*To do:* Every line below that includes the word "From" needs to be copied.

(Items listed in a dataset)
————————
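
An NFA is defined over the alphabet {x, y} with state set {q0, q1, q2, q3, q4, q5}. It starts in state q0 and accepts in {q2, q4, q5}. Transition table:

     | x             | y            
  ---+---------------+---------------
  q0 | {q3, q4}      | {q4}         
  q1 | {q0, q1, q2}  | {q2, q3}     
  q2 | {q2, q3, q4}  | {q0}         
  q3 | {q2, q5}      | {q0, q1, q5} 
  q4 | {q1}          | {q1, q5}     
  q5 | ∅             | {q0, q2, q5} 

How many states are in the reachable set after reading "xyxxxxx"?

6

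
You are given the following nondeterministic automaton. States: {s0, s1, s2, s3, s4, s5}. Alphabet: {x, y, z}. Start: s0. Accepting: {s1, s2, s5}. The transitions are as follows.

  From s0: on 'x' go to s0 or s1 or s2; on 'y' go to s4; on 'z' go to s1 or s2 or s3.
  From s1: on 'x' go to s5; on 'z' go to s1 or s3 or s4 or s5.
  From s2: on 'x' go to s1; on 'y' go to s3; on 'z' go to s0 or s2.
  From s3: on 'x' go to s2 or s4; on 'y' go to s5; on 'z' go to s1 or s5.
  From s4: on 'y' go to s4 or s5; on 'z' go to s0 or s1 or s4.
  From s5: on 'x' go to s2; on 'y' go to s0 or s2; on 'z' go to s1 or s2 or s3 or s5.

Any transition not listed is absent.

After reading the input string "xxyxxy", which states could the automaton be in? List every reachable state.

{s0, s2, s3, s4}

Start in {s0}.
Read 'x': s0→{s0, s1, s2}; now {s0, s1, s2}.
Read 'x': s0→{s0, s1, s2}, s1→{s5}, s2→{s1}; now {s0, s1, s2, s5}.
Read 'y': s0→{s4}, s1→∅, s2→{s3}, s5→{s0, s2}; now {s0, s2, s3, s4}.
Read 'x': s0→{s0, s1, s2}, s2→{s1}, s3→{s2, s4}, s4→∅; now {s0, s1, s2, s4}.
Read 'x': s0→{s0, s1, s2}, s1→{s5}, s2→{s1}, s4→∅; now {s0, s1, s2, s5}.
Read 'y': s0→{s4}, s1→∅, s2→{s3}, s5→{s0, s2}; now {s0, s2, s3, s4}.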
————————
*Written solution:*
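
  From s0: on 'x' go to s0 or s1 or s2; on 'y' go to s4; on 'z' go to s1 or s2 or s3.
  From s1: on 'x' go to s5; on 'z' go to s1 or s3 or s4 or s5.
  From s2: on 'x' go to s1; on 'y' go to s3; on 'z' go to s0 or s2.
  From s3: on 'x' go to s2 or s4; on 'y' go to s5; on 'z' go to s1 or s5.
  From s4: on 'y' go to s4 or s5; on 'z' go to s0 or s1 or s4.
  From s5: on 'x' go to s2; on 'y' go to s0 or s2; on 'z' go to s1 or s2 or s3 or s5.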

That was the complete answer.